Prompt
Copy every line from the one containing "Evaluate the Jacobi symbol (34" through the last line of the records below, both included, and nothing else.

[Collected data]
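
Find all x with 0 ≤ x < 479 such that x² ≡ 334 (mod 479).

Since 479 ≡ 3 (mod 4), a square root of 334 is 334^((479+1)/4) = 334^120 mod 479.
Repeated squaring: 334^2≡428, 334^4≡206, 334^8≡284, 334^16≡184, 334^32≡326, 334^64≡417 (mod 479).
334^120 = 334^(64+32+16+8) ≡ 81 (mod 479).
Check: 81² = 6561 ≡ 334 (mod 479). The two roots are 81 and 398.

81, 398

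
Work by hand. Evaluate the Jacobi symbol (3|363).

Reciprocity: 3 ≡ 3 and 363 ≡ 3 (mod 4), so (3/363) = −(363/3).
Reduce top mod 3: now compute (0/3).
Top reduces to 0: gcd > 1, so the symbol is 0.

0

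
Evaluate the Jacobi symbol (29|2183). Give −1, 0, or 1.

Reciprocity: 29 ≡ 1 and 2183 ≡ 3 (mod 4), so (29/2183) = +(2183/29).
Reduce top mod 29: now compute (8/29).
Pull out 2^3: since 29 ≡ 5 (mod 8), (2/29) = -1, so (2/29)^3 = -1.
Reached (1/29) = 1. Collecting the sign flips along the way, the symbol is -1.

-1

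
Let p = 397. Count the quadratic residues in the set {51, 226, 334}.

(51/397) = -1 → non-residue.
(226/397) = +1 → QR.
(334/397) = -1 → non-residue.
Total quadratic residues among the 3: 1.

1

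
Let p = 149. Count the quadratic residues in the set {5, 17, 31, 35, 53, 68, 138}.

6

(5/149) = +1 → QR.
(17/149) = +1 → QR.
(31/149) = +1 → QR.
(35/149) = +1 → QR.
(53/149) = +1 → QR.
(68/149) = +1 → QR.
(138/149) = -1 → non-residue.
Total quadratic residues among the 7: 6.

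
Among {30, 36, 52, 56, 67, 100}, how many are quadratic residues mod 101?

(30/101) = +1 → QR.
(36/101) = +1 → QR.
(52/101) = +1 → QR.
(56/101) = +1 → QR.
(67/101) = -1 → non-residue.
(100/101) = +1 → QR.
Total quadratic residues among the 6: 5.

5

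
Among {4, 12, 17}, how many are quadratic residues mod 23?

2

(4/23) = +1 → QR.
(12/23) = +1 → QR.
(17/23) = -1 → non-residue.
Total quadratic residues among the 3: 2.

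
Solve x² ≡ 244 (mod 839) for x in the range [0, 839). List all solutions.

Since 839 ≡ 3 (mod 4), a square root of 244 is 244^((839+1)/4) = 244^210 mod 839.
Repeated squaring: 244^2≡806, 244^4≡250, 244^8≡414, 244^16≡240, 244^32≡548, 244^64≡781, 244^128≡8 (mod 839).
244^210 = 244^(128+64+16+2) ≡ 60 (mod 839).
Check: 60² = 3600 ≡ 244 (mod 839). The two roots are 60 and 779.

60, 779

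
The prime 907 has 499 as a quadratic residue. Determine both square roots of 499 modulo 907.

Since 907 ≡ 3 (mod 4), a square root of 499 is 499^((907+1)/4) = 499^227 mod 907.
Repeated squaring: 499^2≡483, 499^4≡190, 499^8≡727, 499^16≡655, 499^32≡14, 499^64≡196, 499^128≡322 (mod 907).
499^227 = 499^(128+64+32+2+1) ≡ 437 (mod 907).
Check: 437² = 190969 ≡ 499 (mod 907). The two roots are 437 and 470.

437, 470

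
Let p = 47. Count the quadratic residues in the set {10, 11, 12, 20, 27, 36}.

(10/47) = -1 → non-residue.
(11/47) = -1 → non-residue.
(12/47) = +1 → QR.
(20/47) = -1 → non-residue.
(27/47) = +1 → QR.
(36/47) = +1 → QR.
Total quadratic residues among the 6: 3.

3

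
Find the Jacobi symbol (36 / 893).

Pull out 2^2: since 893 ≡ 5 (mod 8), (2/893) = -1, so (2/893)^2 = +1.
Reciprocity: 9 ≡ 1 and 893 ≡ 1 (mod 4), so (9/893) = +(893/9).
Reduce top mod 9: now compute (2/9).
Pull out 2: since 9 ≡ 1 (mod 8), (2/9) = +1.
Reached (1/9) = 1. Collecting the sign flips along the way, the symbol is +1.

1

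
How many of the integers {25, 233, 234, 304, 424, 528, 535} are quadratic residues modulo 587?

(25/587) = +1 → QR.
(233/587) = +1 → QR.
(234/587) = +1 → QR.
(304/587) = -1 → non-residue.
(424/587) = -1 → non-residue.
(528/587) = -1 → non-residue.
(535/587) = +1 → QR.
Total quadratic residues among the 7: 4.

4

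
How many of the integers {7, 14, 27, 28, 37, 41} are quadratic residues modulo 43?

(7/43) = -1 → non-residue.
(14/43) = +1 → QR.
(27/43) = -1 → non-residue.
(28/43) = -1 → non-residue.
(37/43) = -1 → non-residue.
(41/43) = +1 → QR.
Total quadratic residues among the 6: 2.

2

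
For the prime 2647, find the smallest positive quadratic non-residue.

3

(2/2647) = +1, so 2 is a residue.
(3/2647) = −1, so 3 is the smallest positive non-residue mod 2647.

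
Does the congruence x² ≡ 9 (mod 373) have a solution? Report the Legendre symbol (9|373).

1

Reciprocity: 9 ≡ 1 and 373 ≡ 1 (mod 4), so (9/373) = +(373/9).
Reduce top mod 9: now compute (4/9).
Pull out 2^2: since 9 ≡ 1 (mod 8), (2/9) = +1, so (2/9)^2 = +1.
Reached (1/9) = 1. Collecting the sign flips along the way, the symbol is +1.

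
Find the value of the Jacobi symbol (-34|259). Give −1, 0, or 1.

1

First reduce: -34 ≡ 225 (mod 259).
Reciprocity: 225 ≡ 1 and 259 ≡ 3 (mod 4), so (225/259) = +(259/225).
Reduce top mod 225: now compute (34/225).
Pull out 2: since 225 ≡ 1 (mod 8), (2/225) = +1.
Reciprocity: 17 ≡ 1 and 225 ≡ 1 (mod 4), so (17/225) = +(225/17).
Reduce top mod 17: now compute (4/17).
Pull out 2^2: since 17 ≡ 1 (mod 8), (2/17) = +1, so (2/17)^2 = +1.
Reached (1/17) = 1. Collecting the sign flips along the way, the symbol is +1.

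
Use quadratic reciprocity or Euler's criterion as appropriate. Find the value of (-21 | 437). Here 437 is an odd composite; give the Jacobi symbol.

First reduce: -21 ≡ 416 (mod 437).
Pull out 2^5: since 437 ≡ 5 (mod 8), (2/437) = -1, so (2/437)^5 = -1.
Reciprocity: 13 ≡ 1 and 437 ≡ 1 (mod 4), so (13/437) = +(437/13).
Reduce top mod 13: now compute (8/13).
Pull out 2^3: since 13 ≡ 5 (mod 8), (2/13) = -1, so (2/13)^3 = -1.
Reached (1/13) = 1. Collecting the sign flips along the way, the symbol is +1.

1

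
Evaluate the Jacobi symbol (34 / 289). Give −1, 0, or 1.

Pull out 2: since 289 ≡ 1 (mod 8), (2/289) = +1.
Reciprocity: 17 ≡ 1 and 289 ≡ 1 (mod 4), so (17/289) = +(289/17).
Reduce top mod 17: now compute (0/17).
Top reduces to 0: gcd > 1, so the symbol is 0.

0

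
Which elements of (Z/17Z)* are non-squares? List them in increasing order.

Square k = 1,…,8 (k and 17−k give the same square):
1²=1, 2²=4, 3²=9, 4²=16, 5²≡8, 6²≡2, 7²≡15, 8²≡13 (mod 17).
The residues are {1, 2, 4, 8, 9, 13, 15, 16}; the non-residues are the remaining 8 nonzero classes.

3,5,6,7,10,11,12,14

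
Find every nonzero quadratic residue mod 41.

1,2,4,5,8,9,10,16,18,20,21,23,25,31,32,33,36,37,39,40

Square k = 1,…,20 (k and 41−k give the same square):
1²=1, 2²=4, 3²=9, 4²=16, 5²=25, 6²=36, 7²≡8, 8²≡23, 9²≡40, 10²≡18, 11²≡39, 12²≡21, 13²≡5, 14²≡32, 15²≡20, 16²≡10, 17²≡2, 18²≡37, 19²≡33, 20²≡31 (mod 41).
So the quadratic residues mod 41 are {1, 2, 4, 5, 8, 9, 10, 16, 18, 20, 21, 23, 25, 31, 32, 33, 36, 37, 39, 40}.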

Worked solution
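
Evaluate the Jacobi symbol (34 / 289). Give −1, 0, or 1.

Pull out 2: since 289 ≡ 1 (mod 8), (2/289) = +1.
Reciprocity: 17 ≡ 1 and 289 ≡ 1 (mod 4), so (17/289) = +(289/17).
Reduce top mod 17: now compute (0/17).
Top reduces to 0: gcd > 1, so the symbol is 0.

0

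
Which elements of (Z/17Z)* are non-squares? List them in increasing order.

Square k = 1,…,8 (k and 17−k give the same square):
1²=1, 2²=4, 3²=9, 4²=16, 5²≡8, 6²≡2, 7²≡15, 8²≡13 (mod 17).
The residues are {1, 2, 4, 8, 9, 13, 15, 16}; the non-residues are the remaining 8 nonzero classes.

3,5,6,7,10,11,12,14

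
Find every nonzero quadratic residue mod 41.

1,2,4,5,8,9,10,16,18,20,21,23,25,31,32,33,36,37,39,40

Square k = 1,…,20 (k and 41−k give the same square):
1²=1, 2²=4, 3²=9, 4²=16, 5²=25, 6²=36, 7²≡8, 8²≡23, 9²≡40, 10²≡18, 11²≡39, 12²≡21, 13²≡5, 14²≡32, 15²≡20, 16²≡10, 17²≡2, 18²≡37, 19²≡33, 20²≡31 (mod 41).
So the quadratic residues mod 41 are {1, 2, 4, 5, 8, 9, 10, 16, 18, 20, 21, 23, 25, 31, 32, 33, 36, 37, 39, 40}.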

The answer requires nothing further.